Top of Data records

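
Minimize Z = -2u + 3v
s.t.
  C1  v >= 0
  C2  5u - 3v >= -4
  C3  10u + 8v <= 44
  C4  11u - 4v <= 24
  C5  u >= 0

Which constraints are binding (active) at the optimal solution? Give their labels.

Feasible corners and Z = -2u + 3v:
  (24/11, 0) → Z = -48/11
  (0, 0) → Z = 0
  (10/7, 26/7) → Z = 58/7
  (0, 4/3) → Z = 4
  (23/8, 61/32) → Z = -1/32

The minimum is at (24/11, 0). Substituting into each constraint, equality holds for C1 and C4; the remaining constraints have slack.

C1 and C4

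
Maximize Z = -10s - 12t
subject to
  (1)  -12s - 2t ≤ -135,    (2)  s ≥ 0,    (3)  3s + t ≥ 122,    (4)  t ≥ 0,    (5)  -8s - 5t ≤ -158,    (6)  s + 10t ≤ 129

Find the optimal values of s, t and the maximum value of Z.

Vertices and Z = -10s - 12t:
  (122/3, 0) → Z = -1220/3
  (1091/29, 265/29) → Z = -14090/29
  (129, 0) → Z = -1290

The optimum lies where 3s + t = 122 and t = 0.
Solving simultaneously gives s = 122/3, t = 0.

s = 122/3, t = 0, maximum Z = -1220/3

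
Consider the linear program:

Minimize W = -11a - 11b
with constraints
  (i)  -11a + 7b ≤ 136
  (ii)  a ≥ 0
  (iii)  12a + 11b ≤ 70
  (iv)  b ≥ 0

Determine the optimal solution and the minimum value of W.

a = 0, b = 70/11, minimum W = -70

Vertices and W = -11a - 11b:
  (0, 70/11) → W = -70
  (0, 0) → W = 0
  (35/6, 0) → W = -385/6

At the optimal vertex, a = 0 and 12a + 11b = 70.
Solving simultaneously gives a = 0, b = 70/11.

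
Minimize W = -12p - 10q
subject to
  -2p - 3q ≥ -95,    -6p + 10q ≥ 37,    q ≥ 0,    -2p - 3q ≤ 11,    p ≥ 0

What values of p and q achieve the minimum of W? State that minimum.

Feasible corners and W = -12p - 10q:
  (839/38, 322/19) → W = -8254/19
  (0, 95/3) → W = -950/3
  (0, 37/10) → W = -37

The binding constraints are -2p - 3q = -95 and -6p + 10q = 37.
Solving simultaneously gives p = 839/38, q = 322/19.

p = 839/38, q = 322/19, minimum W = -8254/19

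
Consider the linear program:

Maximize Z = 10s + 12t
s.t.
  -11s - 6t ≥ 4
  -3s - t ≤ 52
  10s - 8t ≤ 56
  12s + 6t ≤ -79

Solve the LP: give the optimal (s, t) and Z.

At the optimal vertex, -3s - t = 52 and 12s + 6t = -79.
Solving simultaneously gives s = -233/6, t = 129/2.

s = -233/6, t = 129/2, maximum Z = 1157/3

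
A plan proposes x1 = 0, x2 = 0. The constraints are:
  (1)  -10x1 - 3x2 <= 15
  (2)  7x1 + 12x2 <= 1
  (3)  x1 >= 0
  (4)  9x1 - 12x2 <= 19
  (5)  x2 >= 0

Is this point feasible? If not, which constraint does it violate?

feasible

(1): 0 ≤ 15 ✓
(2): 0 ≤ 1 ✓
(3): 0 ≥ 0 ✓
(4): 0 ≤ 19 ✓
(5): 0 ≥ 0 ✓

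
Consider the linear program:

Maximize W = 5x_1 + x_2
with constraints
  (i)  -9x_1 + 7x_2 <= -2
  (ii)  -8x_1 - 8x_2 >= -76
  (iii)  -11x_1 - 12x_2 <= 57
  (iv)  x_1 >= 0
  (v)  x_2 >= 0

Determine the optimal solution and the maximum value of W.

Feasible corners and W = 5x_1 + x_2:
  (137/32, 167/32) → W = 213/8
  (2/9, 0) → W = 10/9
  (19/2, 0) → W = 95/2

The binding constraints are -8x_1 - 8x_2 = -76 and x_2 = 0.
Solving simultaneously gives x_1 = 19/2, x_2 = 0.

x_1 = 19/2, x_2 = 0, maximum W = 95/2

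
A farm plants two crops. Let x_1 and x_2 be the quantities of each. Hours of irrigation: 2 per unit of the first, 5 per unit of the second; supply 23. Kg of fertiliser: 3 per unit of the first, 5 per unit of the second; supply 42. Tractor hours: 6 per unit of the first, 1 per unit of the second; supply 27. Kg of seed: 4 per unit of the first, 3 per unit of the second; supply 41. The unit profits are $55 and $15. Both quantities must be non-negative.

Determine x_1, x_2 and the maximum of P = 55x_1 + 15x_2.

Corner points and P = 55x_1 + 15x_2:
  (0, 0) → P = 0
  (0, 23/5) → P = 69
  (9/2, 0) → P = 495/2
  (4, 3) → P = 265

x_1 = 4, x_2 = 3, maximum P = 265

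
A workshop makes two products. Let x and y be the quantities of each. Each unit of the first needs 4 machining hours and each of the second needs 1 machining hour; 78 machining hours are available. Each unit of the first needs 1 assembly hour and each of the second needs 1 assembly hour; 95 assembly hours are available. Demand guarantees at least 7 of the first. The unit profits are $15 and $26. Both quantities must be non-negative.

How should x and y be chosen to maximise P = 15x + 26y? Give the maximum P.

x = 7, y = 50, maximum P = 1405

Corner points and P = 15x + 26y:
  (39/2, 0) → P = 585/2
  (7, 0) → P = 105
  (7, 50) → P = 1405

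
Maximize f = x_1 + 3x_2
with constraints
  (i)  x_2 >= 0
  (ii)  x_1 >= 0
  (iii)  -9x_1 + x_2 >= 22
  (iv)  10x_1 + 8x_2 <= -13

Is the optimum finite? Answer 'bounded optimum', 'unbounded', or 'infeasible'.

infeasible

The boundaries x_2 = 0 and -9x_1 + x_2 = 22 meet at (-22/9, 0), but that point violates x_1 ≥ 0. Every candidate vertex is excluded by some other constraint, so the feasible region is empty.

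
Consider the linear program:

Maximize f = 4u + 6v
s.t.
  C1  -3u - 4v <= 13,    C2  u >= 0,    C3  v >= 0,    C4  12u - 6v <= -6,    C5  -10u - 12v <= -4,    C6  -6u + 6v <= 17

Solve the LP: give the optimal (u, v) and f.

Corner points and f = 4u + 6v:
  (0, 1) → f = 6
  (0, 17/6) → f = 17
  (11/6, 14/3) → f = 106/3

The binding constraints are 12u - 6v = -6 and -6u + 6v = 17.
Solving simultaneously gives u = 11/6, v = 14/3.

u = 11/6, v = 14/3, maximum f = 106/3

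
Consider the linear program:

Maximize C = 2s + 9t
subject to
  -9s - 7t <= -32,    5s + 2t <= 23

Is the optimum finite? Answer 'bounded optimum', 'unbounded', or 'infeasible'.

unbounded

From the feasible point (97/17, -47/17), moving in the direction (-7, 9) keeps every constraint satisfied while C increases without bound.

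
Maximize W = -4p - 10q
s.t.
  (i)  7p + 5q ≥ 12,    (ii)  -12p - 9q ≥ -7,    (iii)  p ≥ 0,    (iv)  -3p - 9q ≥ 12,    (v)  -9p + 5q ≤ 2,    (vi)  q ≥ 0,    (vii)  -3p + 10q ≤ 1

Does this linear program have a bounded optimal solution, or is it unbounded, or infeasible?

infeasible

The boundaries 7p + 5q = 12 and -12p - 9q = -7 meet at (73/3, -95/3), but that point violates q ≥ 0. Every candidate vertex is excluded by some other constraint, so the feasible region is empty.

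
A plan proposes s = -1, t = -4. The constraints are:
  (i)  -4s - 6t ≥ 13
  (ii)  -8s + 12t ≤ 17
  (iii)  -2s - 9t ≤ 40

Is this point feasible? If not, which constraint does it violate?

feasible

(i): 28 ≥ 13 ✓
(ii): -40 ≤ 17 ✓
(iii): 38 ≤ 40 ✓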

Bottom of Data records

## Exercise prompt
Starting at the line that contains "Maximize f = x_1 + 3x_2" and stopping after the line that contains "-3p + 10q ≤ 1", write out every line exactly as it appears above, and no other line.

## Answer section
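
Maximize f = x_1 + 3x_2
with constraints
  (i)  x_2 >= 0
  (ii)  x_1 >= 0
  (iii)  -9x_1 + x_2 >= 22
  (iv)  10x_1 + 8x_2 <= -13

Is the optimum finite? Answer 'bounded optimum', 'unbounded', or 'infeasible'.

infeasible

The boundaries x_2 = 0 and -9x_1 + x_2 = 22 meet at (-22/9, 0), but that point violates x_1 ≥ 0. Every candidate vertex is excluded by some other constraint, so the feasible region is empty.

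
Consider the linear program:

Maximize f = 4u + 6v
s.t.
  C1  -3u - 4v <= 13,    C2  u >= 0,    C3  v >= 0,    C4  12u - 6v <= -6,    C5  -10u - 12v <= -4,    C6  -6u + 6v <= 17

Solve the LP: give the optimal (u, v) and f.

Corner points and f = 4u + 6v:
  (0, 1) → f = 6
  (0, 17/6) → f = 17
  (11/6, 14/3) → f = 106/3

The binding constraints are 12u - 6v = -6 and -6u + 6v = 17.
Solving simultaneously gives u = 11/6, v = 14/3.

u = 11/6, v = 14/3, maximum f = 106/3

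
Consider the linear program:

Maximize C = 2s + 9t
subject to
  -9s - 7t <= -32,    5s + 2t <= 23

Is the optimum finite? Answer 'bounded optimum', 'unbounded', or 'infeasible'.

unbounded

From the feasible point (97/17, -47/17), moving in the direction (-7, 9) keeps every constraint satisfied while C increases without bound.

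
Maximize W = -4p - 10q
s.t.
  (i)  7p + 5q ≥ 12,    (ii)  -12p - 9q ≥ -7,    (iii)  p ≥ 0,    (iv)  -3p - 9q ≥ 12,    (v)  -9p + 5q ≤ 2,    (vi)  q ≥ 0,    (vii)  -3p + 10q ≤ 1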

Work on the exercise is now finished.